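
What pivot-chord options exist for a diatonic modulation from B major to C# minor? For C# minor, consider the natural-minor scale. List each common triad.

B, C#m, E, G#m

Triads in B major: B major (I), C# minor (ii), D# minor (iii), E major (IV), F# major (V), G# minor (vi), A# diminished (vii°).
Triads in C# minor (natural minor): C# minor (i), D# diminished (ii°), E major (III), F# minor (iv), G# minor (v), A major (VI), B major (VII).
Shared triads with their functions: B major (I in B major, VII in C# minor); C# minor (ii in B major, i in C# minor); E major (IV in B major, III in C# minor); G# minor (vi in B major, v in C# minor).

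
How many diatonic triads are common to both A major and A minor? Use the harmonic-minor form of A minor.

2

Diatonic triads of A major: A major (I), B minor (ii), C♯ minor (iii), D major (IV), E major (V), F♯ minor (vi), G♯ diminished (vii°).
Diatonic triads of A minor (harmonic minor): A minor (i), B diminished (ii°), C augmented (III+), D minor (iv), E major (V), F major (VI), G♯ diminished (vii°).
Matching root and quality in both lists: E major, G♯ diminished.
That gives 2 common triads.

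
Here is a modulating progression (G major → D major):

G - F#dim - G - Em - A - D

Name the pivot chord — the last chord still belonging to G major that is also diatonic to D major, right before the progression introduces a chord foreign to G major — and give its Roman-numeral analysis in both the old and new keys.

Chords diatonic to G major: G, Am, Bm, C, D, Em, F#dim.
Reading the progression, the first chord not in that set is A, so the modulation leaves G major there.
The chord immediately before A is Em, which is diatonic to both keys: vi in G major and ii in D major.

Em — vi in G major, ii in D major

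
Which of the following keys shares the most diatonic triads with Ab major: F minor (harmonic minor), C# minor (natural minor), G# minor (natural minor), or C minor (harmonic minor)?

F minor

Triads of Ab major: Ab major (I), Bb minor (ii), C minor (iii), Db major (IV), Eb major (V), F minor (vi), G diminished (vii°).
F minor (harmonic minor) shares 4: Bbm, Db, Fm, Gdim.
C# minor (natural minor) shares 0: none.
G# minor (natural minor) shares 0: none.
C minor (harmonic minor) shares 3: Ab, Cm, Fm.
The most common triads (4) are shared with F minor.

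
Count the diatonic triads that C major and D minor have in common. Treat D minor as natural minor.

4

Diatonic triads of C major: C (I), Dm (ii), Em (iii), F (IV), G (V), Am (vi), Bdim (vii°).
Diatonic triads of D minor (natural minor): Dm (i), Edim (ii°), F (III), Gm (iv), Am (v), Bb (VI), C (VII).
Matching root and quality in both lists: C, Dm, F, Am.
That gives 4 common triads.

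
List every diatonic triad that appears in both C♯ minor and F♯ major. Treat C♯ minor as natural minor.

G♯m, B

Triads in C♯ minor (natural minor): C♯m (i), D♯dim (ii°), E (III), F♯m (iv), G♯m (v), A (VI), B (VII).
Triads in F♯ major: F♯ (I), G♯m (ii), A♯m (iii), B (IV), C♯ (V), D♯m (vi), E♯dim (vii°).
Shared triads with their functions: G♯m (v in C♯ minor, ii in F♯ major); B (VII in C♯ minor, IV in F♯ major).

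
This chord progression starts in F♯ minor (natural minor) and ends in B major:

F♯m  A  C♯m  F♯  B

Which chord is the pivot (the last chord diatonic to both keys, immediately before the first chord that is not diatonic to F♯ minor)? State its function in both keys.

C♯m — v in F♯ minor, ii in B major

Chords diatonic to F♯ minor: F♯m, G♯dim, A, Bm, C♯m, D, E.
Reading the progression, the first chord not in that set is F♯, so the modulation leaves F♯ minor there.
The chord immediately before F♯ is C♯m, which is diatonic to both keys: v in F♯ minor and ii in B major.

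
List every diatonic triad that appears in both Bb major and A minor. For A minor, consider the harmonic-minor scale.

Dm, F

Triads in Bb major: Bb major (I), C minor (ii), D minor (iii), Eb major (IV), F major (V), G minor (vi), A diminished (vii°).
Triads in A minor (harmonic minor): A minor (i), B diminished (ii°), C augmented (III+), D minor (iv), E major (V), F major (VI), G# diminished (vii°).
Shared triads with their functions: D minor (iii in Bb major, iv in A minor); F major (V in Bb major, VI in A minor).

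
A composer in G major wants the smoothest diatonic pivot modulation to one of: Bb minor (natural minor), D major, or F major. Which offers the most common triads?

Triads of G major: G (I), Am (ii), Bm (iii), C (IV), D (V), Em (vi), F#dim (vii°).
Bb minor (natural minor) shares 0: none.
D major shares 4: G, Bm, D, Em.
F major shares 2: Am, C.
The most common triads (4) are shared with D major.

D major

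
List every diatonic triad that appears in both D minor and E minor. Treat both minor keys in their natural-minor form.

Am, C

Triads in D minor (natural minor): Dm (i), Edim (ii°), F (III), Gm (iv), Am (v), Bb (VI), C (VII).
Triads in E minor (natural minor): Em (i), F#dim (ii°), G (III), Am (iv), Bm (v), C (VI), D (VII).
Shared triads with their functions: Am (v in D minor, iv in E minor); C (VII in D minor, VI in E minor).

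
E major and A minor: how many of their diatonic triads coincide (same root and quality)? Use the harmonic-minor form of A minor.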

§ What you should do
Set the records above down again, exactly as they read.

§ Solution to this exercise
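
What pivot-chord options exist for a diatonic modulation from B major to C# minor? For C# minor, consider the natural-minor scale. List each common triad.

B, C#m, E, G#m

Triads in B major: B major (I), C# minor (ii), D# minor (iii), E major (IV), F# major (V), G# minor (vi), A# diminished (vii°).
Triads in C# minor (natural minor): C# minor (i), D# diminished (ii°), E major (III), F# minor (iv), G# minor (v), A major (VI), B major (VII).
Shared triads with their functions: B major (I in B major, VII in C# minor); C# minor (ii in B major, i in C# minor); E major (IV in B major, III in C# minor); G# minor (vi in B major, v in C# minor).

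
How many diatonic triads are common to both A major and A minor? Use the harmonic-minor form of A minor.

2

Diatonic triads of A major: A major (I), B minor (ii), C♯ minor (iii), D major (IV), E major (V), F♯ minor (vi), G♯ diminished (vii°).
Diatonic triads of A minor (harmonic minor): A minor (i), B diminished (ii°), C augmented (III+), D minor (iv), E major (V), F major (VI), G♯ diminished (vii°).
Matching root and quality in both lists: E major, G♯ diminished.
That gives 2 common triads.

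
Here is a modulating progression (G major → D major):

G - F#dim - G - Em - A - D

Name the pivot chord — the last chord still belonging to G major that is also diatonic to D major, right before the progression introduces a chord foreign to G major — and give its Roman-numeral analysis in both the old and new keys.

Chords diatonic to G major: G, Am, Bm, C, D, Em, F#dim.
Reading the progression, the first chord not in that set is A, so the modulation leaves G major there.
The chord immediately before A is Em, which is diatonic to both keys: vi in G major and ii in D major.

Em — vi in G major, ii in D major

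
Which of the following keys shares the most diatonic triads with Ab major: F minor (harmonic minor), C# minor (natural minor), G# minor (natural minor), or C minor (harmonic minor)?

F minor

Triads of Ab major: Ab major (I), Bb minor (ii), C minor (iii), Db major (IV), Eb major (V), F minor (vi), G diminished (vii°).
F minor (harmonic minor) shares 4: Bbm, Db, Fm, Gdim.
C# minor (natural minor) shares 0: none.
G# minor (natural minor) shares 0: none.
C minor (harmonic minor) shares 3: Ab, Cm, Fm.
The most common triads (4) are shared with F minor.

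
Count the diatonic triads that C major and D minor have in common. Treat D minor as natural minor.

4

Diatonic triads of C major: C (I), Dm (ii), Em (iii), F (IV), G (V), Am (vi), Bdim (vii°).
Diatonic triads of D minor (natural minor): Dm (i), Edim (ii°), F (III), Gm (iv), Am (v), Bb (VI), C (VII).
Matching root and quality in both lists: C, Dm, F, Am.
That gives 4 common triads.

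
List every diatonic triad that appears in both C♯ minor and F♯ major. Treat C♯ minor as natural minor.

G♯m, B

Triads in C♯ minor (natural minor): C♯m (i), D♯dim (ii°), E (III), F♯m (iv), G♯m (v), A (VI), B (VII).
Triads in F♯ major: F♯ (I), G♯m (ii), A♯m (iii), B (IV), C♯ (V), D♯m (vi), E♯dim (vii°).
Shared triads with their functions: G♯m (v in C♯ minor, ii in F♯ major); B (VII in C♯ minor, IV in F♯ major).

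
This chord progression starts in F♯ minor (natural minor) and ends in B major:

F♯m  A  C♯m  F♯  B

Which chord is the pivot (the last chord diatonic to both keys, immediately before the first chord that is not diatonic to F♯ minor)? State its function in both keys.

C♯m — v in F♯ minor, ii in B major

Chords diatonic to F♯ minor: F♯m, G♯dim, A, Bm, C♯m, D, E.
Reading the progression, the first chord not in that set is F♯, so the modulation leaves F♯ minor there.
The chord immediately before F♯ is C♯m, which is diatonic to both keys: v in F♯ minor and ii in B major.

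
List every diatonic triad that appears in both Bb major and A minor. For A minor, consider the harmonic-minor scale.

Dm, F

Triads in Bb major: Bb major (I), C minor (ii), D minor (iii), Eb major (IV), F major (V), G minor (vi), A diminished (vii°).
Triads in A minor (harmonic minor): A minor (i), B diminished (ii°), C augmented (III+), D minor (iv), E major (V), F major (VI), G# diminished (vii°).
Shared triads with their functions: D minor (iii in Bb major, iv in A minor); F major (V in Bb major, VI in A minor).

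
A composer in G major wants the smoothest diatonic pivot modulation to one of: Bb minor (natural minor), D major, or F major. Which offers the most common triads?

Triads of G major: G (I), Am (ii), Bm (iii), C (IV), D (V), Em (vi), F#dim (vii°).
Bb minor (natural minor) shares 0: none.
D major shares 4: G, Bm, D, Em.
F major shares 2: Am, C.
The most common triads (4) are shared with D major.

D major

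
List every diatonic triad that appears in both D minor and E minor. Treat both minor keys in their natural-minor form.

Am, C

Triads in D minor (natural minor): Dm (i), Edim (ii°), F (III), Gm (iv), Am (v), Bb (VI), C (VII).
Triads in E minor (natural minor): Em (i), F#dim (ii°), G (III), Am (iv), Bm (v), C (VI), D (VII).
Shared triads with their functions: Am (v in D minor, iv in E minor); C (VII in D minor, VI in E minor).

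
E major and A minor: how many of their diatonic triads coincide (same root and quality)? Use the harmonic-minor form of A minor.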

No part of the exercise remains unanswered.